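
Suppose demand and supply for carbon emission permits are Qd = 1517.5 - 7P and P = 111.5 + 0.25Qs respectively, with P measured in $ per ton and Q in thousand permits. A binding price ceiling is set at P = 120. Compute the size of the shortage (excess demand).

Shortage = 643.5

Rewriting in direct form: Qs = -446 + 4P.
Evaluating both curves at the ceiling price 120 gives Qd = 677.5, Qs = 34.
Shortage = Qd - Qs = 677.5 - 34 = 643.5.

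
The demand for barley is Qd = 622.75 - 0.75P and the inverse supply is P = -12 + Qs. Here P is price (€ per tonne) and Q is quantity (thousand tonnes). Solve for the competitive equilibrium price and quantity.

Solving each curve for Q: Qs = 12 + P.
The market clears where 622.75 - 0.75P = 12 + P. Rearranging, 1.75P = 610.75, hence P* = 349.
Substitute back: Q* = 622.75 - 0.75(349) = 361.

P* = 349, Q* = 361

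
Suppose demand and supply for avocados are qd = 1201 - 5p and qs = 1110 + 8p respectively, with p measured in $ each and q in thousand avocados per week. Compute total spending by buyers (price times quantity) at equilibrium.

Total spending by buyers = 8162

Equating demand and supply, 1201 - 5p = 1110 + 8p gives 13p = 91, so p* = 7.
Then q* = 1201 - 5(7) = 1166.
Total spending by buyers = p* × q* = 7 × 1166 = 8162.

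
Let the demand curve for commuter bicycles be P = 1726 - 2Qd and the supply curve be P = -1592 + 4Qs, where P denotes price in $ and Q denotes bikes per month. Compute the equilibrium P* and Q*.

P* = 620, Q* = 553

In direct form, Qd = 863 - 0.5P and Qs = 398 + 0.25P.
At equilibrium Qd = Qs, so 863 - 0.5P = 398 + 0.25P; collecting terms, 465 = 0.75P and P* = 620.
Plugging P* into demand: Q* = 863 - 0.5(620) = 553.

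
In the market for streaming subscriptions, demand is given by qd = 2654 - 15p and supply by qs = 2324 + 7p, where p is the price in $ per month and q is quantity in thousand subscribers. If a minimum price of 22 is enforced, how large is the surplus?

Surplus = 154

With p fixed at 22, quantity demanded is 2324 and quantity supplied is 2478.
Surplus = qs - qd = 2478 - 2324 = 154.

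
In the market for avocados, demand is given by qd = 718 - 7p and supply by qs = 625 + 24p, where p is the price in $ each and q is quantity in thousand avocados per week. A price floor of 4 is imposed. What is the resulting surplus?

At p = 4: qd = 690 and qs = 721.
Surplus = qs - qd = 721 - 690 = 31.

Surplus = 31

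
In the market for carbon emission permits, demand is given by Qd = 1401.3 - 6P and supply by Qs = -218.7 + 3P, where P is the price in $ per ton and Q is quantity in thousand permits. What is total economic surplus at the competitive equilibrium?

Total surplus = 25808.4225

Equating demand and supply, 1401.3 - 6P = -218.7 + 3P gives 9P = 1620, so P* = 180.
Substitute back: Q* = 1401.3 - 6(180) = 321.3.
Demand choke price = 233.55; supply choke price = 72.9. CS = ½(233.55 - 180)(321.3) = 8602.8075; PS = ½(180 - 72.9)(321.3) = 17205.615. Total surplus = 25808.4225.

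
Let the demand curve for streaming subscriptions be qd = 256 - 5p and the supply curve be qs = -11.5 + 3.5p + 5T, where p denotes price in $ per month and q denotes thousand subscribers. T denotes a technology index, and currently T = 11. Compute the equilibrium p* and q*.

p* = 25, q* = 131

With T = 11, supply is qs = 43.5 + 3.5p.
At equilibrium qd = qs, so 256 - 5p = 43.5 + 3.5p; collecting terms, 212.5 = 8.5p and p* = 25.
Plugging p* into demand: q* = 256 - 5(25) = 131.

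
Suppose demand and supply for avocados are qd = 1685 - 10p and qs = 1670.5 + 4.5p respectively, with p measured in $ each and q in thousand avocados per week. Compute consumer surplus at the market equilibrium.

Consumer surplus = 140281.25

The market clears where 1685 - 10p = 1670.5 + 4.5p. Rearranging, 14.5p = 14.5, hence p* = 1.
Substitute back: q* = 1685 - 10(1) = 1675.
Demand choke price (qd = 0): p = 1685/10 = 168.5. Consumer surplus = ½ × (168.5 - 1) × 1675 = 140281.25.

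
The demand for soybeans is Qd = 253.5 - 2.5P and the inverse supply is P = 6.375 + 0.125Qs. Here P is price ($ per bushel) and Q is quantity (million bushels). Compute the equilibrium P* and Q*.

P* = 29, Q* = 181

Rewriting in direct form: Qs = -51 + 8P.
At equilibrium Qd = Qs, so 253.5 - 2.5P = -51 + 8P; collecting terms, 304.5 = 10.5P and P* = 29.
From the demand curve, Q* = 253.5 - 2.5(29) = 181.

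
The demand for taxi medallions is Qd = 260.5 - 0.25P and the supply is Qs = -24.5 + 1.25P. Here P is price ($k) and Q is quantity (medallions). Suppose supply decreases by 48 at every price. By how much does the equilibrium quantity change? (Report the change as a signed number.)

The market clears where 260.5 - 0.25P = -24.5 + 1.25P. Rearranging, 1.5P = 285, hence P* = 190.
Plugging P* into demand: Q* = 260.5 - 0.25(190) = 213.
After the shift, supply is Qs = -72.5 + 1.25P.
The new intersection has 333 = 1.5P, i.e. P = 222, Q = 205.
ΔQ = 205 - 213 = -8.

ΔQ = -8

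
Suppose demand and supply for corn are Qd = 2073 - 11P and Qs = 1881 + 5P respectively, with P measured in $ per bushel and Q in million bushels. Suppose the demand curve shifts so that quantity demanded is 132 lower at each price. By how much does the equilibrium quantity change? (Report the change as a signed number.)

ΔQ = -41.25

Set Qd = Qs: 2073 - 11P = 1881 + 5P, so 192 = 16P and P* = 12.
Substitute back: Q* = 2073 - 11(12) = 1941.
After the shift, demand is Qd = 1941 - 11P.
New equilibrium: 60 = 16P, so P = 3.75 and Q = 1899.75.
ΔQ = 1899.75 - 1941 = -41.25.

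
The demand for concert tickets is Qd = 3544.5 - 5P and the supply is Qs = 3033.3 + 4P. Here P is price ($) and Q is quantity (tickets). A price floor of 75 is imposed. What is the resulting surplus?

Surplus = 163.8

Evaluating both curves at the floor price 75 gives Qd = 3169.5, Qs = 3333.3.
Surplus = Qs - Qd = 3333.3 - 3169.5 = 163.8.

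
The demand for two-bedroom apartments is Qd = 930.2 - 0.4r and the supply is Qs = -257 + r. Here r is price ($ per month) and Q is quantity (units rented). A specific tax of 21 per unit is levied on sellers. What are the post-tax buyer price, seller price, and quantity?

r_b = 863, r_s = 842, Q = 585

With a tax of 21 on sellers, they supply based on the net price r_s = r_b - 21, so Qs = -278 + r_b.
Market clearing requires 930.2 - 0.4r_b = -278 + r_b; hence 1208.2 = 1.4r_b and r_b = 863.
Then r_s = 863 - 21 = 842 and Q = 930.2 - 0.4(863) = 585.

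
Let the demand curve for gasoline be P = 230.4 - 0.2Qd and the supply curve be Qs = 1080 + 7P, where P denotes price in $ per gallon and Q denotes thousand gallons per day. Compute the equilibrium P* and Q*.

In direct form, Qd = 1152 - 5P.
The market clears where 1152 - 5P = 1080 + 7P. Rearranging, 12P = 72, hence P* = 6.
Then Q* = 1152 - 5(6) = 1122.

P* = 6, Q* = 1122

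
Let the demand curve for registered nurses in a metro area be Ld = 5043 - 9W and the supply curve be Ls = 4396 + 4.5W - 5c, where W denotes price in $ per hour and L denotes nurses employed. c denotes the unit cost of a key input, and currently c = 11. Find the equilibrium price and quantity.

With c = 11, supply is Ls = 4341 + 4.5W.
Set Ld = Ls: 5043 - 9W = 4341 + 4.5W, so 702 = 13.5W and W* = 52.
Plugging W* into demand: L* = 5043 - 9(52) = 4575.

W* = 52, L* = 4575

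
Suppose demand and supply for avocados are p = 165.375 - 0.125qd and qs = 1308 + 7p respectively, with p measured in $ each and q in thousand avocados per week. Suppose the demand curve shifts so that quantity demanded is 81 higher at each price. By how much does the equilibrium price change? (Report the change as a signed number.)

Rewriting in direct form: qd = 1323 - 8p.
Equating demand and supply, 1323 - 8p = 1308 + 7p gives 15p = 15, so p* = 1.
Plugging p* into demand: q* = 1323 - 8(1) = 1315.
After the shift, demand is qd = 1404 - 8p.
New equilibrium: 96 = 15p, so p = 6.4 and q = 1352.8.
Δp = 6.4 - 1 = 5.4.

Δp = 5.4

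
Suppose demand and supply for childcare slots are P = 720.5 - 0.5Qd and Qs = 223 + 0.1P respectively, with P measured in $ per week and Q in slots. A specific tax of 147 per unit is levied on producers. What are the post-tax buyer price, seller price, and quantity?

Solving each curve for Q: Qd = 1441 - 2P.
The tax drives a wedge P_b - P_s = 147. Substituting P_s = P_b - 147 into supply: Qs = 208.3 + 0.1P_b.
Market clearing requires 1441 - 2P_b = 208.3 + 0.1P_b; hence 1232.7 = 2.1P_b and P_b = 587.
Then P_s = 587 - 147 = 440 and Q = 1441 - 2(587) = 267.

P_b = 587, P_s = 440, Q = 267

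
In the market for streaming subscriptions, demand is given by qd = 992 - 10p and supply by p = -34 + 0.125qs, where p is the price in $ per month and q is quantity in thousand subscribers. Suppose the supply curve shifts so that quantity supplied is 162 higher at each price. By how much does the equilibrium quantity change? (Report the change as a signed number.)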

============

_To do_
From the line holding "Suppose demand and supply for avocados are p" to the last line of the data above, copy every line exactly and include nothing more.

_Exercise solution_
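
Suppose demand and supply for avocados are p = 165.375 - 0.125qd and qs = 1308 + 7p respectively, with p measured in $ each and q in thousand avocados per week. Suppose the demand curve shifts so that quantity demanded is 81 higher at each price. By how much does the equilibrium price change? (Report the change as a signed number.)

Rewriting in direct form: qd = 1323 - 8p.
Equating demand and supply, 1323 - 8p = 1308 + 7p gives 15p = 15, so p* = 1.
Plugging p* into demand: q* = 1323 - 8(1) = 1315.
After the shift, demand is qd = 1404 - 8p.
New equilibrium: 96 = 15p, so p = 6.4 and q = 1352.8.
Δp = 6.4 - 1 = 5.4.

Δp = 5.4

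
Suppose demand and supply for childcare slots are P = 720.5 - 0.5Qd and Qs = 223 + 0.1P respectively, with P measured in $ per week and Q in slots. A specific tax of 147 per unit is levied on producers. What are the post-tax buyer price, seller price, and quantity?

Solving each curve for Q: Qd = 1441 - 2P.
The tax drives a wedge P_b - P_s = 147. Substituting P_s = P_b - 147 into supply: Qs = 208.3 + 0.1P_b.
Market clearing requires 1441 - 2P_b = 208.3 + 0.1P_b; hence 1232.7 = 2.1P_b and P_b = 587.
Then P_s = 587 - 147 = 440 and Q = 1441 - 2(587) = 267.

P_b = 587, P_s = 440, Q = 267

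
In the market for streaming subscriptions, demand is given by qd = 992 - 10p and supply by p = -34 + 0.125qs, where p is the price in $ per month and q is quantity in thousand subscribers. Suppose the supply curve shifts so that quantity supplied is 162 higher at each price. By how much does the equilibrium quantity change? (Report the change as a signed number.)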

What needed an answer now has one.